* **EXERCISE AIM**:
Starting at the first line of the data below, retype every line up to and including the one containing "Work over the field F_2.".

[Stored data entries]
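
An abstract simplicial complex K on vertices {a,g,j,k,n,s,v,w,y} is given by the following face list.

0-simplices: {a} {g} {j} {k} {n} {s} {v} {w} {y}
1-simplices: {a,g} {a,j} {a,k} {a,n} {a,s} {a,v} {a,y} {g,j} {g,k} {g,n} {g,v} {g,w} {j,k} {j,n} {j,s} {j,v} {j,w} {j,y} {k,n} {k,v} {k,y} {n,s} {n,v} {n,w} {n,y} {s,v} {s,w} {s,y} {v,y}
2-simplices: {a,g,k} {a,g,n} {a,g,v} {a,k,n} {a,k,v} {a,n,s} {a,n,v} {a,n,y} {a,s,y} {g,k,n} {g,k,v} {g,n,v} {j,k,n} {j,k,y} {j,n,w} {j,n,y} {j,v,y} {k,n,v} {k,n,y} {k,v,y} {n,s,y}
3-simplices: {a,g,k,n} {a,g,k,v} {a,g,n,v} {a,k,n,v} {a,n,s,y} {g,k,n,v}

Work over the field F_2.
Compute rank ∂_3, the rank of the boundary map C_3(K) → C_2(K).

n_0=9 n_1=29 n_2=21 n_3=6  [Z2]
∂1: piv[ag,aj,ak,an,as,av,ay,gw] rk=8  ker:gj,gk,gn,gv,jk,jn,js,jv,jw,jy,kn,kv,ky,ns,nv,nw,ny,sv,sw,sy,vy
∂2: piv[agk,agn,agv,akn,akv,ans,anv,any,asy,jkn,jky,jnw,jny,jvy,kvy] rk=15  ker:gkn,gkv,gnv,knv,kny,nsy
∂3: piv[agkn,agkv,agnv,aknv,ansy] rk=5  ker:gknv
rk∂_3=5

rank∂_3=5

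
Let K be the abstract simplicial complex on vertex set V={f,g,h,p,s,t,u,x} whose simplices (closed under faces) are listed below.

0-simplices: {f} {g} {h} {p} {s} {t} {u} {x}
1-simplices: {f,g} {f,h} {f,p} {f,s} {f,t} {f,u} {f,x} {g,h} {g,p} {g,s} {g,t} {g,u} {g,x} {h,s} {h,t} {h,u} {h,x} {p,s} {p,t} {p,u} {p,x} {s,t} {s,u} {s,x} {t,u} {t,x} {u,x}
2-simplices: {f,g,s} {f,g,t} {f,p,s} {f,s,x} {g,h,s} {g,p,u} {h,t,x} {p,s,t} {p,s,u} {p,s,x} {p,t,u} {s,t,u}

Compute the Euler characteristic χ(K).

n_0=8 n_1=27 n_2=12
χ=+8−27+12=-7

χ(K)=-7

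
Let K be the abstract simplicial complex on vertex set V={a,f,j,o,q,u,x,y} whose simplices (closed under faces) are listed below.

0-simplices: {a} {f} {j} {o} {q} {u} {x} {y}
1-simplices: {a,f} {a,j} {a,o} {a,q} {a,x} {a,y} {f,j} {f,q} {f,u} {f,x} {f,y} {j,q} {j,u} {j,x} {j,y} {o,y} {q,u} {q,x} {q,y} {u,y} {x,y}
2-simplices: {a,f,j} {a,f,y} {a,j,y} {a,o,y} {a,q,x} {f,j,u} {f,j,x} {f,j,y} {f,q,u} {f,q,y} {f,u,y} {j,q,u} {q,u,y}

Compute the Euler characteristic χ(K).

χ(K)=0

n_0=8 n_1=21 n_2=13
χ=+8−21+13=0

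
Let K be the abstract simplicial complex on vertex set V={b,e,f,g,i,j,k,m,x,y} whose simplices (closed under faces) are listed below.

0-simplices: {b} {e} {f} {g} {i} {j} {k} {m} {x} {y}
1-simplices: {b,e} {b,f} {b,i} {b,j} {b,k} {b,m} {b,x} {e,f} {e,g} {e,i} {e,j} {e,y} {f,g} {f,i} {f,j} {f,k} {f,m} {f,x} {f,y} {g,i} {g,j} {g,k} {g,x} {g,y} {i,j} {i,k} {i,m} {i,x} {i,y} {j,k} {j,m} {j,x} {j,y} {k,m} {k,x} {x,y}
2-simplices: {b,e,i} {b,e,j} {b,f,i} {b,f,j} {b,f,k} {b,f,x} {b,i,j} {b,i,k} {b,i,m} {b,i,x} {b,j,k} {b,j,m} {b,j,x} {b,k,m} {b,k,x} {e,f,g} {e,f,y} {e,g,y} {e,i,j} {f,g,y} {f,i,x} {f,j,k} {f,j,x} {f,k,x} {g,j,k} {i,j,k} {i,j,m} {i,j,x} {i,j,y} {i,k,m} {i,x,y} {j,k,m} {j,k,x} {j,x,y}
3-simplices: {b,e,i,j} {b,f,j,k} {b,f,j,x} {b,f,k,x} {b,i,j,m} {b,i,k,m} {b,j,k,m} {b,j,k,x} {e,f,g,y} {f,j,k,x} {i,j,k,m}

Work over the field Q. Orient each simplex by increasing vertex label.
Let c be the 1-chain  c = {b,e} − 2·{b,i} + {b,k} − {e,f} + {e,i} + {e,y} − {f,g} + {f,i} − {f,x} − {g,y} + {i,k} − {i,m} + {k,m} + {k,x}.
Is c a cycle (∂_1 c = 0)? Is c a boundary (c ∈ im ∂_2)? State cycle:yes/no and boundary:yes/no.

cycle:yes boundary:yes

n_0=10 n_1=36 n_2=34 n_3=11  [Q]
∂1: piv[be,bf,bi,bj,bk,bm,bx,eg,ey] rk=9  ker:ef,ei,ej,fg,fi,fj,fk,fm,fx,fy,gi,gj,gk,gx,gy,ij,ik,im,ix,iy,jk,jm,jx,jy,km,kx,xy
∂2: piv[bei,bej,bfi,bfj,bfk,bfx,bij,bik,bim,bix,bjk,bjm,bjx,bkm,bkx,efg,efy,egy,gjk,ijy,ixy] rk=21  ker:eij,fgy,fix,fjk,fjx,fkx,ijk,ijm,ijx,ikm,jkm,jkx,jxy
∂3: piv[beij,bfjk,bfjx,bfkx,bijm,bikm,bjkm,bjkx,efgy,ijkm] rk=10  ker:fjkx
∂1c = 0
c vs im∂2: reduces to 0 ⇒ boundary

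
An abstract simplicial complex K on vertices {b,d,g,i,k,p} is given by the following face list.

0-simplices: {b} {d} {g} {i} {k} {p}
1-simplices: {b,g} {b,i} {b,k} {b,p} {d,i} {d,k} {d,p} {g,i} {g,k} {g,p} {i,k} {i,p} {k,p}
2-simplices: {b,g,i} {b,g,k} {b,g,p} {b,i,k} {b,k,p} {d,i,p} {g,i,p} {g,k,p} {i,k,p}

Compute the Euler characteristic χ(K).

n_0=6 n_1=13 n_2=9
χ=+6−13+9=2

χ(K)=2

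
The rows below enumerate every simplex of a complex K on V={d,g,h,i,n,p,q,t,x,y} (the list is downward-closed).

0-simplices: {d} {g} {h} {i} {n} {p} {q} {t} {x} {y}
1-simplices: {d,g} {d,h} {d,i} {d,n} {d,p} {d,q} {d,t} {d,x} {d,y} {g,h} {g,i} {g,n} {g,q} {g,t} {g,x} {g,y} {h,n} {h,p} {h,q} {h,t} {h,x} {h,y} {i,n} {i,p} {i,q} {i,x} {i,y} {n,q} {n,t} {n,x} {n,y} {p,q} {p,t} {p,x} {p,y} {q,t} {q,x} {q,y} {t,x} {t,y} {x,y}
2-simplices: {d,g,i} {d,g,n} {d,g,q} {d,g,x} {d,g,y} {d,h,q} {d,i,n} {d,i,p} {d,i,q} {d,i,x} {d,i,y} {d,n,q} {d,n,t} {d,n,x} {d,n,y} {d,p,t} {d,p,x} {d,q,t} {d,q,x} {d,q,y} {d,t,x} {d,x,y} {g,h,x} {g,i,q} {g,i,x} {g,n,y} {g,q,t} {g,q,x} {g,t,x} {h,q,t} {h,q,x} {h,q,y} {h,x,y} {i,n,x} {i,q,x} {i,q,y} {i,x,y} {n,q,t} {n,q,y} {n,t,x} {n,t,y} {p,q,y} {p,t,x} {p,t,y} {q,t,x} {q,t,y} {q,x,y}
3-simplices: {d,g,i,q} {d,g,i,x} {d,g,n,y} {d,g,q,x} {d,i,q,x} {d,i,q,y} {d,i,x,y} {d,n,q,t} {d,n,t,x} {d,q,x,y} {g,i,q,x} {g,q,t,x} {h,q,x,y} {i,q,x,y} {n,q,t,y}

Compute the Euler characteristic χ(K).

n_0=10 n_1=41 n_2=47 n_3=15
χ=+10−41+47−15=1

χ(K)=1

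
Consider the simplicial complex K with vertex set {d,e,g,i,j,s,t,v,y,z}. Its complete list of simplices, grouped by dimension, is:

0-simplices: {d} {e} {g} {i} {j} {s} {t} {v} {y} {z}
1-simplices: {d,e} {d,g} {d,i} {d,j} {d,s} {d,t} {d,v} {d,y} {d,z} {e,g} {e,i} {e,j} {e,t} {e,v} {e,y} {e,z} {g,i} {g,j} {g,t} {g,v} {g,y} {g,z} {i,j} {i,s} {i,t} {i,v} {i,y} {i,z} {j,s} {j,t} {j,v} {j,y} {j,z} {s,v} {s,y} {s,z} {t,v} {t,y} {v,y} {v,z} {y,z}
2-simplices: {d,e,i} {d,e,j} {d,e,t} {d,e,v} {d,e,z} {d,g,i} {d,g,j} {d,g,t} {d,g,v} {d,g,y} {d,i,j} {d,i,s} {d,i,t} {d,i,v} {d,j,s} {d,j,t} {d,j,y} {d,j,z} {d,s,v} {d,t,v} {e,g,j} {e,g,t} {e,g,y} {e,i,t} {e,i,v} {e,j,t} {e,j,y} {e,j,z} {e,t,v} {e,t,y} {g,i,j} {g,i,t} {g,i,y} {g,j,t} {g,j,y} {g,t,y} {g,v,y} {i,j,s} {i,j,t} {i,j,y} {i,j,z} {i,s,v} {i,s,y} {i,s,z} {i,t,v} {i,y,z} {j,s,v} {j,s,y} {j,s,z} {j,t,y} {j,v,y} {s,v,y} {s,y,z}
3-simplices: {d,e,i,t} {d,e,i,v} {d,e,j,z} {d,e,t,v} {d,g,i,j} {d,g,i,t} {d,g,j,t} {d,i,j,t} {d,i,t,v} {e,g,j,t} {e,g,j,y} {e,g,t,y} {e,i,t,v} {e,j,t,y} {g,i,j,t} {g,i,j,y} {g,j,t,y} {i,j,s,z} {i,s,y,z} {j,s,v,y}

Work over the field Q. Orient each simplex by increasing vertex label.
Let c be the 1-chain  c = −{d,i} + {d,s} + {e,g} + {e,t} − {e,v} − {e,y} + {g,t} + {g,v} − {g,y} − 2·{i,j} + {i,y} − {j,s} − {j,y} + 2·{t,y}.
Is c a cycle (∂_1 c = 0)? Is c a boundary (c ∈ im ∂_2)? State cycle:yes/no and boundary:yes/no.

n_0=10 n_1=41 n_2=53 n_3=20  [Q]
∂1: piv[de,dg,di,dj,ds,dt,dv,dy,dz] rk=9  ker:eg,ei,ej,et,ev,ey,ez,gi,gj,gt,gv,gy,gz,ij,is,it,iv,iy,iz,js,jt,jv,jy,jz,sv,sy,sz,tv,ty,vy,vz,yz
∂2: piv[dei,dej,det,dev,dez,dgi,dgj,dgt,dgv,dgy,dij,dis,dit,div,djs,djt,djy,djz,dsv,dtv,egj,egy,ety,giy,gvy,ijz,isy,isz,iyz,jsv] rk=30  ker:egt,eit,eiv,ejt,ejy,ejz,etv,gij,git,gjt,gjy,gty,ijs,ijt,ijy,isv,itv,jsy,jsz,jty,jvy,svy,syz
∂3: piv[deit,deiv,dejz,detv,dgij,dgit,dgjt,dijt,ditv,egjt,egjy,egty,ejty,gijy,ijsz,isyz,jsvy] rk=17  ker:eitv,gijt,gjty
∂1c = 0
c vs im∂2: reduces to 0 ⇒ boundary

cycle:yes boundary:yes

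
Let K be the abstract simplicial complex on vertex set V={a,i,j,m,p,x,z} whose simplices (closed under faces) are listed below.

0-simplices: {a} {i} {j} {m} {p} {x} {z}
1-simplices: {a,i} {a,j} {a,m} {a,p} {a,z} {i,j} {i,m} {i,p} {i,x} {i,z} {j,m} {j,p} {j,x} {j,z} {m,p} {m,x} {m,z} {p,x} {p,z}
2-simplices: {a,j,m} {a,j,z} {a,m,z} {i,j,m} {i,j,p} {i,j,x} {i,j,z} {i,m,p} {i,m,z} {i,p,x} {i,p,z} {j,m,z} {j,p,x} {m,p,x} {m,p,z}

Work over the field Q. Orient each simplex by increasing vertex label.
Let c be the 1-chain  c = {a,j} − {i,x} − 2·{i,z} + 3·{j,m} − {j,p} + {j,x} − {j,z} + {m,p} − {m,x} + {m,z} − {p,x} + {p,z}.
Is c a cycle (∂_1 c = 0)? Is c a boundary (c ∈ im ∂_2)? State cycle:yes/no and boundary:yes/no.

cycle:no boundary:no

n_0=7 n_1=19 n_2=15  [Q]
∂1: piv[ai,aj,am,ap,az,ix] rk=6  ker:ij,im,ip,iz,jm,jp,jx,jz,mp,mx,mz,px,pz
∂2: piv[ajm,ajz,amz,ijm,ijp,ijx,ijz,imp,ipx,ipz,mpx] rk=11  ker:imz,jmz,jpx,mpz
∂1c = −{a} + 3·{i} − {j} + 2·{m} − 2·{x} − {z}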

* **RESULT FOR THIS EXERCISE**:
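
An abstract simplicial complex K on vertices {a,g,j,k,n,s,v,w,y} is given by the following face list.

0-simplices: {a} {g} {j} {k} {n} {s} {v} {w} {y}
1-simplices: {a,g} {a,j} {a,k} {a,n} {a,s} {a,v} {a,y} {g,j} {g,k} {g,n} {g,v} {g,w} {j,k} {j,n} {j,s} {j,v} {j,w} {j,y} {k,n} {k,v} {k,y} {n,s} {n,v} {n,w} {n,y} {s,v} {s,w} {s,y} {v,y}
2-simplices: {a,g,k} {a,g,n} {a,g,v} {a,k,n} {a,k,v} {a,n,s} {a,n,v} {a,n,y} {a,s,y} {g,k,n} {g,k,v} {g,n,v} {j,k,n} {j,k,y} {j,n,w} {j,n,y} {j,v,y} {k,n,v} {k,n,y} {k,v,y} {n,s,y}
3-simplices: {a,g,k,n} {a,g,k,v} {a,g,n,v} {a,k,n,v} {a,n,s,y} {g,k,n,v}

Work over the field F_2.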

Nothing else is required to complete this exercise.